• _WORK TASK_
Restate word for word the lines that begin the listing and end with the line holding "Initialise every message".

• _TASK MATERIAL_
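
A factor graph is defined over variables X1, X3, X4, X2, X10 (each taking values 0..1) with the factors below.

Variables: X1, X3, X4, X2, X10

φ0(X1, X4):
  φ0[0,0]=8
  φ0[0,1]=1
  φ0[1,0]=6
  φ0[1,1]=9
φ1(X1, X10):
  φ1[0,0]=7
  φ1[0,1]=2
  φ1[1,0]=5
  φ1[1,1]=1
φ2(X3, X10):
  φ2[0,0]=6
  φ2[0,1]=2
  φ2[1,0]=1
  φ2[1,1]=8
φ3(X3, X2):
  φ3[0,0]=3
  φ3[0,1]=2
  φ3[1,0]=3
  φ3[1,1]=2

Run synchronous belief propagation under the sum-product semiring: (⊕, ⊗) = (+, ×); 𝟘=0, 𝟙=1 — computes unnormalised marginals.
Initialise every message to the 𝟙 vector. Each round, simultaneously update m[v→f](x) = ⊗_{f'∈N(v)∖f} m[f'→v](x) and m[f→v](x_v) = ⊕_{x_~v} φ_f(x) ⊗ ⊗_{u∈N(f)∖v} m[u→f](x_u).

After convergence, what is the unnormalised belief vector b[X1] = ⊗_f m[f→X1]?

init: all messages = 𝟙 over 2 values
r1 m[φ0→X1] = [9, 15]
r1 m[φ0→X4] = [14, 10]
r1 m[φ1→X1] = [9, 6]
r1 m[φ1→X10] = [12, 3]
r1 m[φ2→X3] = [8, 9]
r1 m[φ2→X10] = [7, 10]
r1 m[φ3→X3] = [5, 5]
r1 m[φ3→X2] = [6, 4]
r1 m[X1→φ0] = [1, 1]
r1 m[X1→φ1] = [1, 1]
r1 m[X3→φ2] = [1, 1]
r1 m[X3→φ3] = [1, 1]
r1 m[X4→φ0] = [1, 1]
r1 m[X2→φ3] = [1, 1]
r1 m[X10→φ1] = [1, 1]
r1 m[X10→φ2] = [1, 1]
r2 m[φ0→X1] = [9, 15]
r2 m[φ0→X4] = [14, 10]
r2 m[φ1→X1] = [9, 6]
r2 m[φ1→X10] = [12, 3]
r2 m[φ2→X3] = [8, 9]
r2 m[φ2→X10] = [7, 10]
r2 m[φ3→X3] = [5, 5]
r2 m[φ3→X2] = [6, 4]
r2 m[X1→φ0] = [9, 6]
r2 m[X1→φ1] = [9, 15]
r2 m[X3→φ2] = [5, 5]
r2 m[X3→φ3] = [8, 9]
r2 m[X4→φ0] = [1, 1]
r2 m[X2→φ3] = [1, 1]
r2 m[X10→φ1] = [7, 10]
r2 m[X10→φ2] = [12, 3]
r3 m[φ0→X1] = [9, 15]
r3 m[φ0→X4] = [108, 63]
r3 m[φ1→X1] = [69, 45]
r3 m[φ1→X10] = [138, 33]
r3 m[φ2→X3] = [78, 36]
r3 m[φ2→X10] = [35, 50]
r3 m[φ3→X3] = [5, 5]
r3 m[φ3→X2] = [51, 34]
r3 m[X1→φ0] = [9, 6]
r3 m[X1→φ1] = [9, 15]
r3 m[X3→φ2] = [5, 5]
r3 m[X3→φ3] = [8, 9]
r3 m[X4→φ0] = [1, 1]
r3 m[X2→φ3] = [1, 1]
r3 m[X10→φ1] = [7, 10]
r3 m[X10→φ2] = [12, 3]
r4 m[φ0→X1] = [9, 15]
r4 m[φ0→X4] = [108, 63]
r4 m[φ1→X1] = [69, 45]
r4 m[φ1→X10] = [138, 33]
r4 m[φ2→X3] = [78, 36]
r4 m[φ2→X10] = [35, 50]
r4 m[φ3→X3] = [5, 5]
r4 m[φ3→X2] = [51, 34]
r4 m[X1→φ0] = [69, 45]
r4 m[X1→φ1] = [9, 15]
r4 m[X3→φ2] = [5, 5]
r4 m[X3→φ3] = [78, 36]
r4 m[X4→φ0] = [1, 1]
r4 m[X2→φ3] = [1, 1]
r4 m[X10→φ1] = [35, 50]
r4 m[X10→φ2] = [138, 33]
r5 m[φ0→X1] = [9, 15]
r5 m[φ0→X4] = [822, 474]
r5 m[φ1→X1] = [345, 225]
r5 m[φ1→X10] = [138, 33]
r5 m[φ2→X3] = [894, 402]
r5 m[φ2→X10] = [35, 50]
r5 m[φ3→X3] = [5, 5]
r5 m[φ3→X2] = [342, 228]
r5 m[X1→φ0] = [69, 45]
r5 m[X1→φ1] = [9, 15]
r5 m[X3→φ2] = [5, 5]
r5 m[X3→φ3] = [78, 36]
r5 m[X4→φ0] = [1, 1]
r5 m[X2→φ3] = [1, 1]
r5 m[X10→φ1] = [35, 50]
r5 m[X10→φ2] = [138, 33]
r6 m[φ0→X1] = [9, 15]
r6 m[φ0→X4] = [822, 474]
r6 m[φ1→X1] = [345, 225]
r6 m[φ1→X10] = [138, 33]
r6 m[φ2→X3] = [894, 402]
r6 m[φ2→X10] = [35, 50]
r6 m[φ3→X3] = [5, 5]
r6 m[φ3→X2] = [342, 228]
r6 m[X1→φ0] = [345, 225]
r6 m[X1→φ1] = [9, 15]
r6 m[X3→φ2] = [5, 5]
r6 m[X3→φ3] = [894, 402]
r6 m[X4→φ0] = [1, 1]
r6 m[X2→φ3] = [1, 1]
r6 m[X10→φ1] = [35, 50]
r6 m[X10→φ2] = [138, 33]
r7 m[φ0→X1] = [9, 15]
r7 m[φ0→X4] = [4110, 2370]
r7 m[φ1→X1] = [345, 225]
r7 m[φ1→X10] = [138, 33]
r7 m[φ2→X3] = [894, 402]
r7 m[φ2→X10] = [35, 50]
r7 m[φ3→X3] = [5, 5]
r7 m[φ3→X2] = [3888, 2592]
r7 m[X1→φ0] = [345, 225]
r7 m[X1→φ1] = [9, 15]
r7 m[X3→φ2] = [5, 5]
r7 m[X3→φ3] = [894, 402]
r7 m[X4→φ0] = [1, 1]
r7 m[X2→φ3] = [1, 1]
r7 m[X10→φ1] = [35, 50]
r7 m[X10→φ2] = [138, 33]
r8 m[φ0→X1] = [9, 15]
r8 m[φ0→X4] = [4110, 2370]
r8 m[φ1→X1] = [345, 225]
r8 m[φ1→X10] = [138, 33]
r8 m[φ2→X3] = [894, 402]
r8 m[φ2→X10] = [35, 50]
r8 m[φ3→X3] = [5, 5]
r8 m[φ3→X2] = [3888, 2592]
r8 m[X1→φ0] = [345, 225]
r8 m[X1→φ1] = [9, 15]
r8 m[X3→φ2] = [5, 5]
r8 m[X3→φ3] = [894, 402]
r8 m[X4→φ0] = [1, 1]
r8 m[X2→φ3] = [1, 1]
r8 m[X10→φ1] = [35, 50]
r8 m[X10→φ2] = [138, 33]
fixed point reached at round 8
b[X1] = ⊗ incoming = [3105, 3375]

b[X1] = [3105, 3375]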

• _WRITTEN SOLUTION_
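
A factor graph is defined over variables X1, X3, X4, X2, X10 (each taking values 0..1) with the factors below.

Variables: X1, X3, X4, X2, X10

φ0(X1, X4):
  φ0[0,0]=8
  φ0[0,1]=1
  φ0[1,0]=6
  φ0[1,1]=9
φ1(X1, X10):
  φ1[0,0]=7
  φ1[0,1]=2
  φ1[1,0]=5
  φ1[1,1]=1
φ2(X3, X10):
  φ2[0,0]=6
  φ2[0,1]=2
  φ2[1,0]=1
  φ2[1,1]=8
φ3(X3, X2):
  φ3[0,0]=3
  φ3[0,1]=2
  φ3[1,0]=3
  φ3[1,1]=2

Run synchronous belief propagation under the sum-product semiring: (⊕, ⊗) = (+, ×); 𝟘=0, 𝟙=1 — computes unnormalised marginals.
Initialise every message to the 𝟙 vector. Each round, simultaneously update m[v→f](x) = ⊗_{f'∈N(v)∖f} m[f'→v](x) and m[f→v](x_v) = ⊕_{x_~v} φ_f(x) ⊗ ⊗_{u∈N(f)∖v} m[u→f](x_u).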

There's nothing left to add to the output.